#### Input data
───
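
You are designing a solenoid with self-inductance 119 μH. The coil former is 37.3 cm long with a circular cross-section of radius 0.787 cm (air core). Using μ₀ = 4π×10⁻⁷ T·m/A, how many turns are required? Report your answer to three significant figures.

N ≈ 426 turns

A = πr² = π(7.870×10^-3 m)² = 1.946×10^-4 m².
From L = μ₀N²A/ℓ, N = √(Lℓ / (μ₀A)).
N = √[(1.190×10^-4)(0.373) / ((4π×10⁻⁷)×1.946×10^-4)] = √(1.815×10^5) ≈ 426.1.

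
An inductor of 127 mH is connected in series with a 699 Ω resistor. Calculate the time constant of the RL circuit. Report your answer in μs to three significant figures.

τ = L/R = (0.127 H)/(699 Ω) = 1.817×10^-4 s.

τ ≈ 182 μs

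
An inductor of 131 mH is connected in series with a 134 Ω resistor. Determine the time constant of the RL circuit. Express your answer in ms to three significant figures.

τ = L/R = (0.131 H)/(134 Ω) = 9.776×10^-4 s.

τ ≈ 0.978 ms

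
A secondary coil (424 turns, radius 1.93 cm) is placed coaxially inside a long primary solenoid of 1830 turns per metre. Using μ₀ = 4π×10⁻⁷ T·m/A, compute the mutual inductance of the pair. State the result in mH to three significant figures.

The outer solenoid produces a uniform field B₁ = μ₀n₁I₁ across the inner coil,
so the flux linkage is N₂Φ = N₂B₁A₂ = μ₀n₁N₂A₂·I₁, giving M = μ₀n₁N₂A₂.
A₂ = πr² = π(1.930×10^-2 m)² = 1.170×10^-3 m².
M = (4π×10⁻⁷)(1830)(424)(1.170×10^-3) = 1.141×10^-3 H.

M ≈ 1.14 mH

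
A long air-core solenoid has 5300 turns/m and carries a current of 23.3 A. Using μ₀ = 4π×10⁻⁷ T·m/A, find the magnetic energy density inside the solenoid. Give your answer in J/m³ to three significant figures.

u ≈ 9580 J/m³

B = μ₀nI = (4π×10⁻⁷)(5.300×10^3)(23.3) = 0.1552 T.
u = B²/(2μ₀) = (0.1552)²/(2×4π×10⁻⁷) = 9.582×10^3 J/m³.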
───
#### How to complete this task
The records above should be restated word for word, please.

#### Worked solution
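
You are designing a solenoid with self-inductance 119 μH. The coil former is 37.3 cm long with a circular cross-section of radius 0.787 cm (air core). Using μ₀ = 4π×10⁻⁷ T·m/A, how many turns are required? Report your answer to three significant figures.

N ≈ 426 turns

A = πr² = π(7.870×10^-3 m)² = 1.946×10^-4 m².
From L = μ₀N²A/ℓ, N = √(Lℓ / (μ₀A)).
N = √[(1.190×10^-4)(0.373) / ((4π×10⁻⁷)×1.946×10^-4)] = √(1.815×10^5) ≈ 426.1.

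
An inductor of 127 mH is connected in series with a 699 Ω resistor. Calculate the time constant of the RL circuit. Report your answer in μs to three significant figures.

τ = L/R = (0.127 H)/(699 Ω) = 1.817×10^-4 s.

τ ≈ 182 μs

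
An inductor of 131 mH is connected in series with a 134 Ω resistor. Determine the time constant of the RL circuit. Express your answer in ms to three significant figures.

τ = L/R = (0.131 H)/(134 Ω) = 9.776×10^-4 s.

τ ≈ 0.978 ms

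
A secondary coil (424 turns, radius 1.93 cm) is placed coaxially inside a long primary solenoid of 1830 turns per metre. Using μ₀ = 4π×10⁻⁷ T·m/A, compute the mutual inductance of the pair. State the result in mH to three significant figures.

The outer solenoid produces a uniform field B₁ = μ₀n₁I₁ across the inner coil,
so the flux linkage is N₂Φ = N₂B₁A₂ = μ₀n₁N₂A₂·I₁, giving M = μ₀n₁N₂A₂.
A₂ = πr² = π(1.930×10^-2 m)² = 1.170×10^-3 m².
M = (4π×10⁻⁷)(1830)(424)(1.170×10^-3) = 1.141×10^-3 H.

M ≈ 1.14 mH

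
A long air-core solenoid has 5300 turns/m and carries a current of 23.3 A. Using μ₀ = 4π×10⁻⁷ T·m/A, find the magnetic energy density inside the solenoid. Give your answer in J/m³ to three significant figures.

u ≈ 9580 J/m³

B = μ₀nI = (4π×10⁻⁷)(5.300×10^3)(23.3) = 0.1552 T.
u = B²/(2μ₀) = (0.1552)²/(2×4π×10⁻⁷) = 9.582×10^3 J/m³.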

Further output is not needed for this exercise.